Collection entries
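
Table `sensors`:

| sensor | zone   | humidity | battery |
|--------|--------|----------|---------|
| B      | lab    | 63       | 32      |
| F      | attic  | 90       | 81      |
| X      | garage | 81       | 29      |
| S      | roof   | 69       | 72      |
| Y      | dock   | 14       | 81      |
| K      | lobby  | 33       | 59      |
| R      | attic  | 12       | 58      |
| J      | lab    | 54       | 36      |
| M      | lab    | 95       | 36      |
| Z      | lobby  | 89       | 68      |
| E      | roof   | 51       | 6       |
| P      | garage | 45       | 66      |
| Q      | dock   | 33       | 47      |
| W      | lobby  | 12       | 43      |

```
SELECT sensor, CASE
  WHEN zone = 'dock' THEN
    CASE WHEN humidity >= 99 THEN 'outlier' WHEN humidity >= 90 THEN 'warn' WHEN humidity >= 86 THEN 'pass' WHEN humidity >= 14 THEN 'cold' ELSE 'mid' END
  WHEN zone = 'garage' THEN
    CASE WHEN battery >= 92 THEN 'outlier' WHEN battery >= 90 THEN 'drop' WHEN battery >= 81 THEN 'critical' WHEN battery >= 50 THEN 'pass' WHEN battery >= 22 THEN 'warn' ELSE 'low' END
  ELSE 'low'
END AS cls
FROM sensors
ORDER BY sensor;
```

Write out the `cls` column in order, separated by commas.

sensor=B: zone='lab' → outer ELSE → low
sensor=E: zone='roof' → outer ELSE → low
sensor=F: zone='attic' → outer ELSE → low
sensor=J: zone='lab' → outer ELSE → low
sensor=K: zone='lobby' → outer ELSE → low
sensor=M: zone='lab' → outer ELSE → low
sensor=P: zone='garage' → inner[battery >= 50] → pass
sensor=Q: zone='dock' → inner[humidity >= 14] → cold
sensor=R: zone='attic' → outer ELSE → low
sensor=S: zone='roof' → outer ELSE → low
sensor=W: zone='lobby' → outer ELSE → low
sensor=X: zone='garage' → inner[battery >= 22] → warn
sensor=Y: zone='dock' → inner[humidity >= 14] → cold
sensor=Z: zone='lobby' → outer ELSE → low

low, low, low, low, low, low, pass, cold, low, low, low, warn, cold, low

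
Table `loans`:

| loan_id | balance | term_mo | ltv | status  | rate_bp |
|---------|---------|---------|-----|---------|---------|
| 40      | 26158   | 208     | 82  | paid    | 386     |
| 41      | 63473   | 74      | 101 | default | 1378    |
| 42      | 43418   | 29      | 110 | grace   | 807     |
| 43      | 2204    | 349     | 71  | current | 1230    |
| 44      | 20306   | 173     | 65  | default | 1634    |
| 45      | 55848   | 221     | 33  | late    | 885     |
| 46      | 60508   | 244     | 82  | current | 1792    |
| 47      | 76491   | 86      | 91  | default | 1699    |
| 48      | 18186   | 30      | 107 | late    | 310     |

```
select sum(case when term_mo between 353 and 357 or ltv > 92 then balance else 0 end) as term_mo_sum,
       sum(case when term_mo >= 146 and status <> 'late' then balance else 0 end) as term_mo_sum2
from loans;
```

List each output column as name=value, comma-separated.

[term_mo_sum: term_mo between 353 and 357 or ltv > 92]
loan_id=40: ✗
loan_id=41: ✓ → 63473
loan_id=42: ✓ → 43418
loan_id=43: ✗
loan_id=44: ✗
loan_id=45: ✗
loan_id=46: ✗
loan_id=47: ✗
loan_id=48: ✓ → 18186
term_mo_sum = 63473 + 43418 + 18186 = 125077
—
[term_mo_sum2: term_mo >= 146 and status <> 'late']
loan_id=40: ✓ → 26158
loan_id=41: ✗
loan_id=42: ✗
loan_id=43: ✓ → 2204
loan_id=44: ✓ → 20306
loan_id=45: ✗
loan_id=46: ✓ → 60508
loan_id=47: ✗
loan_id=48: ✗
term_mo_sum2 = 26158 + 2204 + 20306 + 60508 = 109176

term_mo_sum=125077, term_mo_sum2=109176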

◆ **Task brief**: Print the data above exactly as it was provided.

◆ **Exercise output**:
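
Table `sensors`:

| sensor | zone   | humidity | battery |
|--------|--------|----------|---------|
| B      | lab    | 63       | 32      |
| F      | attic  | 90       | 81      |
| X      | garage | 81       | 29      |
| S      | roof   | 69       | 72      |
| Y      | dock   | 14       | 81      |
| K      | lobby  | 33       | 59      |
| R      | attic  | 12       | 58      |
| J      | lab    | 54       | 36      |
| M      | lab    | 95       | 36      |
| Z      | lobby  | 89       | 68      |
| E      | roof   | 51       | 6       |
| P      | garage | 45       | 66      |
| Q      | dock   | 33       | 47      |
| W      | lobby  | 12       | 43      |

```
SELECT sensor, CASE
  WHEN zone = 'dock' THEN
    CASE WHEN humidity >= 99 THEN 'outlier' WHEN humidity >= 90 THEN 'warn' WHEN humidity >= 86 THEN 'pass' WHEN humidity >= 14 THEN 'cold' ELSE 'mid' END
  WHEN zone = 'garage' THEN
    CASE WHEN battery >= 92 THEN 'outlier' WHEN battery >= 90 THEN 'drop' WHEN battery >= 81 THEN 'critical' WHEN battery >= 50 THEN 'pass' WHEN battery >= 22 THEN 'warn' ELSE 'low' END
  ELSE 'low'
END AS cls
FROM sensors
ORDER BY sensor;
```

Write out the `cls` column in order, separated by commas.

sensor=B: zone='lab' → outer ELSE → low
sensor=E: zone='roof' → outer ELSE → low
sensor=F: zone='attic' → outer ELSE → low
sensor=J: zone='lab' → outer ELSE → low
sensor=K: zone='lobby' → outer ELSE → low
sensor=M: zone='lab' → outer ELSE → low
sensor=P: zone='garage' → inner[battery >= 50] → pass
sensor=Q: zone='dock' → inner[humidity >= 14] → cold
sensor=R: zone='attic' → outer ELSE → low
sensor=S: zone='roof' → outer ELSE → low
sensor=W: zone='lobby' → outer ELSE → low
sensor=X: zone='garage' → inner[battery >= 22] → warn
sensor=Y: zone='dock' → inner[humidity >= 14] → cold
sensor=Z: zone='lobby' → outer ELSE → low

low, low, low, low, low, low, pass, cold, low, low, low, warn, cold, low

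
Table `loans`:

| loan_id | balance | term_mo | ltv | status  | rate_bp |
|---------|---------|---------|-----|---------|---------|
| 40      | 26158   | 208     | 82  | paid    | 386     |
| 41      | 63473   | 74      | 101 | default | 1378    |
| 42      | 43418   | 29      | 110 | grace   | 807     |
| 43      | 2204    | 349     | 71  | current | 1230    |
| 44      | 20306   | 173     | 65  | default | 1634    |
| 45      | 55848   | 221     | 33  | late    | 885     |
| 46      | 60508   | 244     | 82  | current | 1792    |
| 47      | 76491   | 86      | 91  | default | 1699    |
| 48      | 18186   | 30      | 107 | late    | 310     |

```
select sum(case when term_mo between 353 and 357 or ltv > 92 then balance else 0 end) as term_mo_sum,
       sum(case when term_mo >= 146 and status <> 'late' then balance else 0 end) as term_mo_sum2
from loans;
```

List each output column as name=value, comma-separated.

[term_mo_sum: term_mo between 353 and 357 or ltv > 92]
loan_id=40: ✗
loan_id=41: ✓ → 63473
loan_id=42: ✓ → 43418
loan_id=43: ✗
loan_id=44: ✗
loan_id=45: ✗
loan_id=46: ✗
loan_id=47: ✗
loan_id=48: ✓ → 18186
term_mo_sum = 63473 + 43418 + 18186 = 125077
—
[term_mo_sum2: term_mo >= 146 and status <> 'late']
loan_id=40: ✓ → 26158
loan_id=41: ✗
loan_id=42: ✗
loan_id=43: ✓ → 2204
loan_id=44: ✓ → 20306
loan_id=45: ✗
loan_id=46: ✓ → 60508
loan_id=47: ✗
loan_id=48: ✗
term_mo_sum2 = 26158 + 2204 + 20306 + 60508 = 109176

term_mo_sum=125077, term_mo_sum2=109176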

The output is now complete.